Set down every entry once more, character for character.

Exercise materials |
= Beginning of Section =

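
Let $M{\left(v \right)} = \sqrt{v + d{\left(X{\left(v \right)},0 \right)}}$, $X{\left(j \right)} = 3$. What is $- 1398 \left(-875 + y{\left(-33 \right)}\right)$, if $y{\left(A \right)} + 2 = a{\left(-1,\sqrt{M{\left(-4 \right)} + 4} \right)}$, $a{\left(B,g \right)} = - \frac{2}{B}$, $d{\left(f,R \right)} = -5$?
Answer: $1223250$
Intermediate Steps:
$M{\left(v \right)} = \sqrt{-5 + v}$ ($M{\left(v \right)} = \sqrt{v - 5} = \sqrt{-5 + v}$)
$y{\left(A \right)} = 0$ ($y{\left(A \right)} = -2 - \frac{2}{-1} = -2 - -2 = -2 + 2 = 0$)
$- 1398 \left(-875 + y{\left(-33 \right)}\right) = - 1398 \left(-875 + 0\right) = \left(-1398\right) \left(-875\right) = 1223250$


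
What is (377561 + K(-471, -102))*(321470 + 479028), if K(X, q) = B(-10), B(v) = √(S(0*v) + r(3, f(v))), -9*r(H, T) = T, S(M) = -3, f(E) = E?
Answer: 302236825378 + 800498*I*√17/3 ≈ 3.0224e+11 + 1.1002e+6*I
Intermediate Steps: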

= End of Section =

Answer space |
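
Let $M{\left(v \right)} = \sqrt{v + d{\left(X{\left(v \right)},0 \right)}}$, $X{\left(j \right)} = 3$. What is $- 1398 \left(-875 + y{\left(-33 \right)}\right)$, if $y{\left(A \right)} + 2 = a{\left(-1,\sqrt{M{\left(-4 \right)} + 4} \right)}$, $a{\left(B,g \right)} = - \frac{2}{B}$, $d{\left(f,R \right)} = -5$?
Answer: $1223250$
Intermediate Steps:
$M{\left(v \right)} = \sqrt{-5 + v}$ ($M{\left(v \right)} = \sqrt{v - 5} = \sqrt{-5 + v}$)
$y{\left(A \right)} = 0$ ($y{\left(A \right)} = -2 - \frac{2}{-1} = -2 - -2 = -2 + 2 = 0$)
$- 1398 \left(-875 + y{\left(-33 \right)}\right) = - 1398 \left(-875 + 0\right) = \left(-1398\right) \left(-875\right) = 1223250$


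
What is (377561 + K(-471, -102))*(321470 + 479028), if K(X, q) = B(-10), B(v) = √(S(0*v) + r(3, f(v))), -9*r(H, T) = T, S(M) = -3, f(E) = E?
Answer: 302236825378 + 800498*I*√17/3 ≈ 3.0224e+11 + 1.1002e+6*I
Intermediate Steps: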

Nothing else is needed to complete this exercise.